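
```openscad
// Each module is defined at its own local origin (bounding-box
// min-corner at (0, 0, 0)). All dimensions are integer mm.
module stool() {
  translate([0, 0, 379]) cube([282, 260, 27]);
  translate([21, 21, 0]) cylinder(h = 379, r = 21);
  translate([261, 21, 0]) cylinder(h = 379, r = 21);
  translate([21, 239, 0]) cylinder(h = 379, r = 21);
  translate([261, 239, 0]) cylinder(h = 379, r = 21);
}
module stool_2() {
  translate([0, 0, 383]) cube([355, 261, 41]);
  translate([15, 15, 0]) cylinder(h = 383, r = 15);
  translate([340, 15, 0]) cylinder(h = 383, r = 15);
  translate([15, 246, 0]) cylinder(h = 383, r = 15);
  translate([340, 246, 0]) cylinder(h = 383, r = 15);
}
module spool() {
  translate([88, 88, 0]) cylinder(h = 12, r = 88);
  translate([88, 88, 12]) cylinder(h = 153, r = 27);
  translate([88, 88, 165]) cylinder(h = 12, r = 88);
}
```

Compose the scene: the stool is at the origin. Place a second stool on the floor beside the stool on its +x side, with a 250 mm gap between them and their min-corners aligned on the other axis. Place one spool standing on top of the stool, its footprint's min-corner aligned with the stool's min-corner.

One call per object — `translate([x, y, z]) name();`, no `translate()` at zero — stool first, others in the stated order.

stool();
translate([532, 0, 0]) stool_2();
translate([0, 0, 406]) spool();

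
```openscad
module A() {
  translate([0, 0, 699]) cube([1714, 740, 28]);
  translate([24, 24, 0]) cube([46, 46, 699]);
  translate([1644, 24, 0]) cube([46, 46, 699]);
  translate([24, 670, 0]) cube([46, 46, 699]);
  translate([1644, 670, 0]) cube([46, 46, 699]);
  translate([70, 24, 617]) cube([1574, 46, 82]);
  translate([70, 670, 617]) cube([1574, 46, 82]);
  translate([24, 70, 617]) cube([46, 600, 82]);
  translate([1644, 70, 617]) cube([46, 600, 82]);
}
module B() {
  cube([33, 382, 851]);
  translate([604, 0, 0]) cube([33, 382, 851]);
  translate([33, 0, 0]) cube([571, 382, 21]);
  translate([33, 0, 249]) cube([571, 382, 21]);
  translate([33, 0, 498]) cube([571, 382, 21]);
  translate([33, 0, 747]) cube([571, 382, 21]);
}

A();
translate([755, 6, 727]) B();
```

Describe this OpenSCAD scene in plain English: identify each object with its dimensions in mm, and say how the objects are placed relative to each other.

A is a table with a 1714×740 mm rectangular top, 28 mm thick, top surface at z = 727 mm, supported by four 46×46 mm square legs, each inset 24 mm from the nearest pair of top edges, running from the floor. Four apron rails, 46 mm thick and 82 mm tall, run between adjacent legs with their top edges flush with the underside of the top and their outer faces flush with the legs' outer faces.

B is an open bookshelf. Two side panels, each 33 mm thick, 382 mm deep and 851 mm tall, stand 637 mm apart (outside-to-outside). Between them sit 4 shelves, each 21 mm thick and 382 mm deep, spanning the full gap between the sides. The bottom shelf rests on the floor (its underside at z = 0) and the clear gap between one shelf's top and the next shelf's underside is 228 mm.

The bookshelf is on top of the table.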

+===+

### What is needed
Once the lines holding the word "cylinder" in the material above are counted, report that number by itself.

### Task answer
11